WORK TASK
Copy out each line of the entries where the word "equipped" is present.

Collected data entries
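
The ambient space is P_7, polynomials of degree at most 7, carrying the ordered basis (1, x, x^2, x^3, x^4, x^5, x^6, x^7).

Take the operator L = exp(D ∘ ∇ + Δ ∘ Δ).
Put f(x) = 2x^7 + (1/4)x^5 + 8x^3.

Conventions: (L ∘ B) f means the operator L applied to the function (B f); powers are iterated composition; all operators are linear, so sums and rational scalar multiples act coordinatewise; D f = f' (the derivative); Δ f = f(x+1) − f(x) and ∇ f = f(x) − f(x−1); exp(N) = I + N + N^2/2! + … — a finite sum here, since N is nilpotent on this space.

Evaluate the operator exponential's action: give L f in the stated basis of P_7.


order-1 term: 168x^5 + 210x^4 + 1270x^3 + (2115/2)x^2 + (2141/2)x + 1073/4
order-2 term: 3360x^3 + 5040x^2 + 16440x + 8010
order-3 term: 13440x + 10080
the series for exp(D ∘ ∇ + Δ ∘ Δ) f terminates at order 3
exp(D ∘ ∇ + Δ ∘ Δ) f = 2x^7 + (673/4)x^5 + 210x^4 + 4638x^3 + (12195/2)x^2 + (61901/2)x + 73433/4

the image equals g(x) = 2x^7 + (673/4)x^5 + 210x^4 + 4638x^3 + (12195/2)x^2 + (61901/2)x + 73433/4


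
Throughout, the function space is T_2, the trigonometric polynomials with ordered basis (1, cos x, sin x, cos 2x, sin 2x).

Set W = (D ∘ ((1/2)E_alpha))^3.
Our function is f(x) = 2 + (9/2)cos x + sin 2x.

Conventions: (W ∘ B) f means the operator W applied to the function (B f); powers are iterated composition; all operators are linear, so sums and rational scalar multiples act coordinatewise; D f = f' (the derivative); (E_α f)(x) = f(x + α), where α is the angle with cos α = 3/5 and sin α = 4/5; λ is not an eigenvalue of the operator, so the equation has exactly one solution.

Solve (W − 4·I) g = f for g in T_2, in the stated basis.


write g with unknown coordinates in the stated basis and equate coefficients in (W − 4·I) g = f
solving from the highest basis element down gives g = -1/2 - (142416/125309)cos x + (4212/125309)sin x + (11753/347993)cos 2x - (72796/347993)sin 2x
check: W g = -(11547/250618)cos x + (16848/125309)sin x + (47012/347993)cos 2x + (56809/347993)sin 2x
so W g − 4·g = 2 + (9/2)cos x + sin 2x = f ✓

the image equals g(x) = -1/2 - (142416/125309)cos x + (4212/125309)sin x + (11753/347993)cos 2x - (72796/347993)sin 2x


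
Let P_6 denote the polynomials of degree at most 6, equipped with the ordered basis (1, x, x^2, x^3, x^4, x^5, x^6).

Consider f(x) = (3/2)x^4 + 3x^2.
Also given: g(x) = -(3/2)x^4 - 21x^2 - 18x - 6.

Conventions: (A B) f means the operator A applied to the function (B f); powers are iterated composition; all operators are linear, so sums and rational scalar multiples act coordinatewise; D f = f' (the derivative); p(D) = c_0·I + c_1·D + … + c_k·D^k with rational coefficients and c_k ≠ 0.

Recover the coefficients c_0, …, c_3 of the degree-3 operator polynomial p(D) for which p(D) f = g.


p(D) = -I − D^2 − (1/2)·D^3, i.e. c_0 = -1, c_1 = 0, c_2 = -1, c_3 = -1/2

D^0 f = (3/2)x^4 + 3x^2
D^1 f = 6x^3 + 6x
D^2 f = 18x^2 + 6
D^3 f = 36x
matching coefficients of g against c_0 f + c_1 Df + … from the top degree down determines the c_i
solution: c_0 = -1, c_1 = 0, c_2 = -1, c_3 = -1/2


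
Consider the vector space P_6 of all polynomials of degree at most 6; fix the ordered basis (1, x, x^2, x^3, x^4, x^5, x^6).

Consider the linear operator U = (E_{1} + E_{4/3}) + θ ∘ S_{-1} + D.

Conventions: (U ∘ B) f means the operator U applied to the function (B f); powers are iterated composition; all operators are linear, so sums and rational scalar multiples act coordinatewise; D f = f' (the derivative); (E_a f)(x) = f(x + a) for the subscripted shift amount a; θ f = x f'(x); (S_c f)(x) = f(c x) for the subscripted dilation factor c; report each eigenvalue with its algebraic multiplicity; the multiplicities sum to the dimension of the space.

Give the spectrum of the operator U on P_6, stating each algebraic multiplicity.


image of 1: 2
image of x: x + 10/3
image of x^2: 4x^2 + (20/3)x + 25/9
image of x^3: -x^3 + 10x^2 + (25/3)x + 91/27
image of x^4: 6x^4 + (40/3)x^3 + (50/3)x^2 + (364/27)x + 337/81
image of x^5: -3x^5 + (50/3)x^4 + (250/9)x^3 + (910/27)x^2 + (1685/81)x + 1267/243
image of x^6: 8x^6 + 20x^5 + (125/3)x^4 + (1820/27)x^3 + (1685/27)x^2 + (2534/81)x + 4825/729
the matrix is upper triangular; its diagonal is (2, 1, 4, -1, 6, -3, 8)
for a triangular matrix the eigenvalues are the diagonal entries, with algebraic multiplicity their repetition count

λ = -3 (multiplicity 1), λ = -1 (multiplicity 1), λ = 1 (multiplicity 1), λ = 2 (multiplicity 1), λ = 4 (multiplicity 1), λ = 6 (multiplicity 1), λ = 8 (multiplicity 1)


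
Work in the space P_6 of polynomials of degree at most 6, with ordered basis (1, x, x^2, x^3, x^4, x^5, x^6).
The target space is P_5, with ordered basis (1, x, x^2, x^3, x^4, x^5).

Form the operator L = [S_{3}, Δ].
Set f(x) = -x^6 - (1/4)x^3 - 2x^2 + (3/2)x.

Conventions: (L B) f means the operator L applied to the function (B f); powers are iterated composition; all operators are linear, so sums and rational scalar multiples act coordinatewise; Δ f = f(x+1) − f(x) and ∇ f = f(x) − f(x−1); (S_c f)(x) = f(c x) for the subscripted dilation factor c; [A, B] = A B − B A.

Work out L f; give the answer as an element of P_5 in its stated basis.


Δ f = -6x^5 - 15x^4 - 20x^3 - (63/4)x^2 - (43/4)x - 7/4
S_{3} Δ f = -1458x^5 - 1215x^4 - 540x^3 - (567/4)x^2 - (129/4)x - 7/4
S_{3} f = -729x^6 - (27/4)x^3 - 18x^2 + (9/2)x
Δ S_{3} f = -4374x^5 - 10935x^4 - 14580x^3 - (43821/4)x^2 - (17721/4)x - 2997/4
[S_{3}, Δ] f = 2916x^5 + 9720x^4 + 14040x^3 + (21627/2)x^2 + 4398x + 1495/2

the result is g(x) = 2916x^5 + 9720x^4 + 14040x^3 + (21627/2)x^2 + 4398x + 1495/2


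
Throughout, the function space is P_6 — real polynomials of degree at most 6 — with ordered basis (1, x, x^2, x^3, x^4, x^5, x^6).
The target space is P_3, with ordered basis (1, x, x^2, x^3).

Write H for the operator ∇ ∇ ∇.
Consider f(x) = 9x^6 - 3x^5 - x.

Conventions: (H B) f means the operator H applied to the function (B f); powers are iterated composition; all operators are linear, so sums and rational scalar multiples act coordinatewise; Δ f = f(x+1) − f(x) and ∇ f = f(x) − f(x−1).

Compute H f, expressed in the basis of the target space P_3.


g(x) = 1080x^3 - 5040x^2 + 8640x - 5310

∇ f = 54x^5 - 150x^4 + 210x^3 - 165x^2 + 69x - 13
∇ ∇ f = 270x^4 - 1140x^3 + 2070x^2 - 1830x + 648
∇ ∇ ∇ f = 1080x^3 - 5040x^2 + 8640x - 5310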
--
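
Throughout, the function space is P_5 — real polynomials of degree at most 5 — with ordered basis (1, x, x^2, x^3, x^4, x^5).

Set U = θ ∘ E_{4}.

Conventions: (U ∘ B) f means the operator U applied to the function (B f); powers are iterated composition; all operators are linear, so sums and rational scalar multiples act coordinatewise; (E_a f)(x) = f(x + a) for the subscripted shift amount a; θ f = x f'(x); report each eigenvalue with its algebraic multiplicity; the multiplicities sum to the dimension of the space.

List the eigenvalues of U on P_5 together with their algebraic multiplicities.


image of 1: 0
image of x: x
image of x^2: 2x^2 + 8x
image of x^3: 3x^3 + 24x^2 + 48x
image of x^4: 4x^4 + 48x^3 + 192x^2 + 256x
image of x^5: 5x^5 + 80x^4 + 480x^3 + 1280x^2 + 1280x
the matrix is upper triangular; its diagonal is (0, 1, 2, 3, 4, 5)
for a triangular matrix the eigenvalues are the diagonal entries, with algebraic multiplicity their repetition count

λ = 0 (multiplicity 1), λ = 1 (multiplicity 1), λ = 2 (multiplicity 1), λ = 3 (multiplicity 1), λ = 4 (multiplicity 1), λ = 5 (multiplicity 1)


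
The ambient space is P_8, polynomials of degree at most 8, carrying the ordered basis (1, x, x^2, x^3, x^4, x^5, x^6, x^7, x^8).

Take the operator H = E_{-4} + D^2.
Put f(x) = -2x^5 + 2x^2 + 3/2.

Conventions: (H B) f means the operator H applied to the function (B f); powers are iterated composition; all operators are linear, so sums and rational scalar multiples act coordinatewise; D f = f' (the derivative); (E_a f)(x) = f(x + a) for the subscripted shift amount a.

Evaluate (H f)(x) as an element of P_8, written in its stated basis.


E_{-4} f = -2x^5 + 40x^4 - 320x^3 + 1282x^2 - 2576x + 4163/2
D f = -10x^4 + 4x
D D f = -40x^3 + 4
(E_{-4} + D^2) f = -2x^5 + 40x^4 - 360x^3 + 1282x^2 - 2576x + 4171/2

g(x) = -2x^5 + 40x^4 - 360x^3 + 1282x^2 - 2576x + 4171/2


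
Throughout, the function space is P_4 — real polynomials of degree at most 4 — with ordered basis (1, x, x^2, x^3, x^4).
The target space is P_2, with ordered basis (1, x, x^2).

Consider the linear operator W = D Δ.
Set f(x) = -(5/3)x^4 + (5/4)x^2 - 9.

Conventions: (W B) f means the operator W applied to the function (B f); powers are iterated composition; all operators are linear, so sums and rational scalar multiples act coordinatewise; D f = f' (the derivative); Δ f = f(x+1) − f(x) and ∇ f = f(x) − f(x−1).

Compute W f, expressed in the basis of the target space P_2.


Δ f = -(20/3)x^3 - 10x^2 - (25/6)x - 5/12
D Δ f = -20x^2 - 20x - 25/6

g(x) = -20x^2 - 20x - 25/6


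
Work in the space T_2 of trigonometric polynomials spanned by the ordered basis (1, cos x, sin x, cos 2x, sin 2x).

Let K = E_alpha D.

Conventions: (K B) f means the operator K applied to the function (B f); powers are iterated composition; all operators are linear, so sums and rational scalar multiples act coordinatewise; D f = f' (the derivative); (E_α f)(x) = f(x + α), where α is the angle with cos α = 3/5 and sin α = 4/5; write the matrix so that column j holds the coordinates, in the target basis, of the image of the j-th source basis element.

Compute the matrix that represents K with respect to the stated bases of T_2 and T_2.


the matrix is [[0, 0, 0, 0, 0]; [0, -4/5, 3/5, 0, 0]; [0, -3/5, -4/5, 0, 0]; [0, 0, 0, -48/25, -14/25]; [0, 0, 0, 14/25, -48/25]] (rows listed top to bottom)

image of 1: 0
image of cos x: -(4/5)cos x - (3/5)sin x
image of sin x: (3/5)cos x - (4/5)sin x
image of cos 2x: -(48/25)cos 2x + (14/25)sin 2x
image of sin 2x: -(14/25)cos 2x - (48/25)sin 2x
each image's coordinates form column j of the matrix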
---
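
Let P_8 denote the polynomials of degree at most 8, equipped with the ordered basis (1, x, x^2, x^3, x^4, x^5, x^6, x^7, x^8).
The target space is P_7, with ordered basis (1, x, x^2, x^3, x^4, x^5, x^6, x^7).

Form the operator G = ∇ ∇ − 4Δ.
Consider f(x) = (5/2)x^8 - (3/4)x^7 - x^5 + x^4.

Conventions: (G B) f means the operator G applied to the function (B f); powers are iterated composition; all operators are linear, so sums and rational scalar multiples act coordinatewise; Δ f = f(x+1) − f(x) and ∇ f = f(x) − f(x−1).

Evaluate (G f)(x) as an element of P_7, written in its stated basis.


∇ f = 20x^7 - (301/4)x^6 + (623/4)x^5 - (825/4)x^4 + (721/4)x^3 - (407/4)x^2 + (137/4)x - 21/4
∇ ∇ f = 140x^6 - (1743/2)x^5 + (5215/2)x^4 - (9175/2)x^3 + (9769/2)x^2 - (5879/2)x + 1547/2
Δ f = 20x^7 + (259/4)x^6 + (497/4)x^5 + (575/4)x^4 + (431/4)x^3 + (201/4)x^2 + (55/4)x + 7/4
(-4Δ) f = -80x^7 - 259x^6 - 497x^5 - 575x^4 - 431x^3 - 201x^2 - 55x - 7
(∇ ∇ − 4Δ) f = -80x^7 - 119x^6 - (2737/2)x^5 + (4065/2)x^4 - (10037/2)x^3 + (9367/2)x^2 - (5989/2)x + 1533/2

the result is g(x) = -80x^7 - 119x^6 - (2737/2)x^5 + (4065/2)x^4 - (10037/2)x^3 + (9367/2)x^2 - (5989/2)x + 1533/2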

ANSWER
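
Let P_6 denote the polynomials of degree at most 6, equipped with the ordered basis (1, x, x^2, x^3, x^4, x^5, x^6).
Let P_8 denote the polynomials of degree at most 8, equipped with the ordered basis (1, x, x^2, x^3, x^4, x^5, x^6, x^7, x^8).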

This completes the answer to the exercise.